> Records shown
——————
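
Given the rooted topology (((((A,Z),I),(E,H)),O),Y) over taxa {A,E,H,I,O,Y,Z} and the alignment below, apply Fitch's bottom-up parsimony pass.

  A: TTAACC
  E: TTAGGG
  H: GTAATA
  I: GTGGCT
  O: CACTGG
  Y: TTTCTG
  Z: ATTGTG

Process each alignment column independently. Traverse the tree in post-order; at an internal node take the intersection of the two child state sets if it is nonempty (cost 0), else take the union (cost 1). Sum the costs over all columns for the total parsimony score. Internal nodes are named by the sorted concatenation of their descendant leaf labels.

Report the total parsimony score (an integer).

20

[col 0] AZ: children A:{T}, Z:{A} ∪→ {A,T}; cost 1
[col 0] AIZ: children AZ:{A,T}, I:{G} ∪→ {A,G,T}; cost 1
[col 0] EH: children E:{T}, H:{G} ∪→ {G,T}; cost 1
[col 0] AEHIZ: children AIZ:{A,G,T}, EH:{G,T} ∩→ {G,T}; cost 0
[col 0] AEHIOZ: children AEHIZ:{G,T}, O:{C} ∪→ {C,G,T}; cost 1
[col 0] AEHIOYZ: children AEHIOZ:{C,G,T}, Y:{T} ∩→ {T}; cost 0
[col 1] AZ: children A:{T}, Z:{T} ∩→ {T}; cost 0
[col 1] AIZ: children AZ:{T}, I:{T} ∩→ {T}; cost 0
[col 1] EH: children E:{T}, H:{T} ∩→ {T}; cost 0
[col 1] AEHIZ: children AIZ:{T}, EH:{T} ∩→ {T}; cost 0
[col 1] AEHIOZ: children AEHIZ:{T}, O:{A} ∪→ {A,T}; cost 1
[col 1] AEHIOYZ: children AEHIOZ:{A,T}, Y:{T} ∩→ {T}; cost 0
[col 2] AZ: children A:{A}, Z:{T} ∪→ {A,T}; cost 1
[col 2] AIZ: children AZ:{A,T}, I:{G} ∪→ {A,G,T}; cost 1
[col 2] EH: children E:{A}, H:{A} ∩→ {A}; cost 0
[col 2] AEHIZ: children AIZ:{A,G,T}, EH:{A} ∩→ {A}; cost 0
[col 2] AEHIOZ: children AEHIZ:{A}, O:{C} ∪→ {A,C}; cost 1
[col 2] AEHIOYZ: children AEHIOZ:{A,C}, Y:{T} ∪→ {A,C,T}; cost 1
[col 3] AZ: children A:{A}, Z:{G} ∪→ {A,G}; cost 1
[col 3] AIZ: children AZ:{A,G}, I:{G} ∩→ {G}; cost 0
[col 3] EH: children E:{G}, H:{A} ∪→ {A,G}; cost 1
[col 3] AEHIZ: children AIZ:{G}, EH:{A,G} ∩→ {G}; cost 0
[col 3] AEHIOZ: children AEHIZ:{G}, O:{T} ∪→ {G,T}; cost 1
[col 3] AEHIOYZ: children AEHIOZ:{G,T}, Y:{C} ∪→ {C,G,T}; cost 1
[col 4] AZ: children A:{C}, Z:{T} ∪→ {C,T}; cost 1
[col 4] AIZ: children AZ:{C,T}, I:{C} ∩→ {C}; cost 0
[col 4] EH: children E:{G}, H:{T} ∪→ {G,T}; cost 1
[col 4] AEHIZ: children AIZ:{C}, EH:{G,T} ∪→ {C,G,T}; cost 1
[col 4] AEHIOZ: children AEHIZ:{C,G,T}, O:{G} ∩→ {G}; cost 0
[col 4] AEHIOYZ: children AEHIOZ:{G}, Y:{T} ∪→ {G,T}; cost 1
[col 5] AZ: children A:{C}, Z:{G} ∪→ {C,G}; cost 1
[col 5] AIZ: children AZ:{C,G}, I:{T} ∪→ {C,G,T}; cost 1
[col 5] EH: children E:{G}, H:{A} ∪→ {A,G}; cost 1
[col 5] AEHIZ: children AIZ:{C,G,T}, EH:{A,G} ∩→ {G}; cost 0
[col 5] AEHIOZ: children AEHIZ:{G}, O:{G} ∩→ {G}; cost 0
[col 5] AEHIOYZ: children AEHIOZ:{G}, Y:{G} ∩→ {G}; cost 0
per-site changes: [4, 1, 4, 4, 4, 3]; total = 20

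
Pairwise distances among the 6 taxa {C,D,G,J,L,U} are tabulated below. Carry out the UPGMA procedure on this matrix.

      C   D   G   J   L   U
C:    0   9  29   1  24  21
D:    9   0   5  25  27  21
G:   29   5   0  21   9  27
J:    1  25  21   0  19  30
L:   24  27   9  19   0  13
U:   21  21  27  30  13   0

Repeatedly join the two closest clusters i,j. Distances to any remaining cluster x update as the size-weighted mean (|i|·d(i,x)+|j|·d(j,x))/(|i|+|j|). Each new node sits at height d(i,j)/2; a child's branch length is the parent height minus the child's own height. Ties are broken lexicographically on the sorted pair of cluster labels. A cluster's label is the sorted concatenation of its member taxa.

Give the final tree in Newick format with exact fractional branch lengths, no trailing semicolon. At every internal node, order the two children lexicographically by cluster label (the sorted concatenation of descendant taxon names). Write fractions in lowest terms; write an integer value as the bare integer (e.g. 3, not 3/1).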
——————
> Task requirements
Give the data again exactly, line for line.

> Response for this exercise
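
Given the rooted topology (((((A,Z),I),(E,H)),O),Y) over taxa {A,E,H,I,O,Y,Z} and the alignment below, apply Fitch's bottom-up parsimony pass.

  A: TTAACC
  E: TTAGGG
  H: GTAATA
  I: GTGGCT
  O: CACTGG
  Y: TTTCTG
  Z: ATTGTG

Process each alignment column independently. Traverse the tree in post-order; at an internal node take the intersection of the two child state sets if it is nonempty (cost 0), else take the union (cost 1). Sum the costs over all columns for the total parsimony score. Internal nodes are named by the sorted concatenation of their descendant leaf labels.

Report the total parsimony score (an integer).

20

[col 0] AZ: children A:{T}, Z:{A} ∪→ {A,T}; cost 1
[col 0] AIZ: children AZ:{A,T}, I:{G} ∪→ {A,G,T}; cost 1
[col 0] EH: children E:{T}, H:{G} ∪→ {G,T}; cost 1
[col 0] AEHIZ: children AIZ:{A,G,T}, EH:{G,T} ∩→ {G,T}; cost 0
[col 0] AEHIOZ: children AEHIZ:{G,T}, O:{C} ∪→ {C,G,T}; cost 1
[col 0] AEHIOYZ: children AEHIOZ:{C,G,T}, Y:{T} ∩→ {T}; cost 0
[col 1] AZ: children A:{T}, Z:{T} ∩→ {T}; cost 0
[col 1] AIZ: children AZ:{T}, I:{T} ∩→ {T}; cost 0
[col 1] EH: children E:{T}, H:{T} ∩→ {T}; cost 0
[col 1] AEHIZ: children AIZ:{T}, EH:{T} ∩→ {T}; cost 0
[col 1] AEHIOZ: children AEHIZ:{T}, O:{A} ∪→ {A,T}; cost 1
[col 1] AEHIOYZ: children AEHIOZ:{A,T}, Y:{T} ∩→ {T}; cost 0
[col 2] AZ: children A:{A}, Z:{T} ∪→ {A,T}; cost 1
[col 2] AIZ: children AZ:{A,T}, I:{G} ∪→ {A,G,T}; cost 1
[col 2] EH: children E:{A}, H:{A} ∩→ {A}; cost 0
[col 2] AEHIZ: children AIZ:{A,G,T}, EH:{A} ∩→ {A}; cost 0
[col 2] AEHIOZ: children AEHIZ:{A}, O:{C} ∪→ {A,C}; cost 1
[col 2] AEHIOYZ: children AEHIOZ:{A,C}, Y:{T} ∪→ {A,C,T}; cost 1
[col 3] AZ: children A:{A}, Z:{G} ∪→ {A,G}; cost 1
[col 3] AIZ: children AZ:{A,G}, I:{G} ∩→ {G}; cost 0
[col 3] EH: children E:{G}, H:{A} ∪→ {A,G}; cost 1
[col 3] AEHIZ: children AIZ:{G}, EH:{A,G} ∩→ {G}; cost 0
[col 3] AEHIOZ: children AEHIZ:{G}, O:{T} ∪→ {G,T}; cost 1
[col 3] AEHIOYZ: children AEHIOZ:{G,T}, Y:{C} ∪→ {C,G,T}; cost 1
[col 4] AZ: children A:{C}, Z:{T} ∪→ {C,T}; cost 1
[col 4] AIZ: children AZ:{C,T}, I:{C} ∩→ {C}; cost 0
[col 4] EH: children E:{G}, H:{T} ∪→ {G,T}; cost 1
[col 4] AEHIZ: children AIZ:{C}, EH:{G,T} ∪→ {C,G,T}; cost 1
[col 4] AEHIOZ: children AEHIZ:{C,G,T}, O:{G} ∩→ {G}; cost 0
[col 4] AEHIOYZ: children AEHIOZ:{G}, Y:{T} ∪→ {G,T}; cost 1
[col 5] AZ: children A:{C}, Z:{G} ∪→ {C,G}; cost 1
[col 5] AIZ: children AZ:{C,G}, I:{T} ∪→ {C,G,T}; cost 1
[col 5] EH: children E:{G}, H:{A} ∪→ {A,G}; cost 1
[col 5] AEHIZ: children AIZ:{C,G,T}, EH:{A,G} ∩→ {G}; cost 0
[col 5] AEHIOZ: children AEHIZ:{G}, O:{G} ∩→ {G}; cost 0
[col 5] AEHIOYZ: children AEHIOZ:{G}, Y:{G} ∩→ {G}; cost 0
per-site changes: [4, 1, 4, 4, 4, 3]; total = 20

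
Pairwise distances among the 6 taxa {C,D,G,J,L,U} are tabulated below. Carry out the UPGMA procedure on this matrix.

      C   D   G   J   L   U
C:    0   9  29   1  24  21
D:    9   0   5  25  27  21
G:   29   5   0  21   9  27
J:    1  25  21   0  19  30
L:   24  27   9  19   0  13
U:   21  21  27  30  13   0

Repeatedly join the two closest clusters i,j. Distances to any remaining cluster x update as the size-weighted mean (|i|·d(i,x)+|j|·d(j,x))/(|i|+|j|). Each new node sits at height d(i,j)/2; a child's branch length is the parent height minus the child's own height. Ties are broken lexicographically on the sorted pair of cluster labels. A cluster's label is the sorted concatenation of its member taxa.

Give the final tree in Newick format with exact fractional branch lengths, no trailing semicolon. At every internal node, order the two children lexicographically by cluster label (the sorted concatenation of descendant taxon names). Write fractions in lowest terms; write an integer value as the bare integer (e.g. 3, not 3/1).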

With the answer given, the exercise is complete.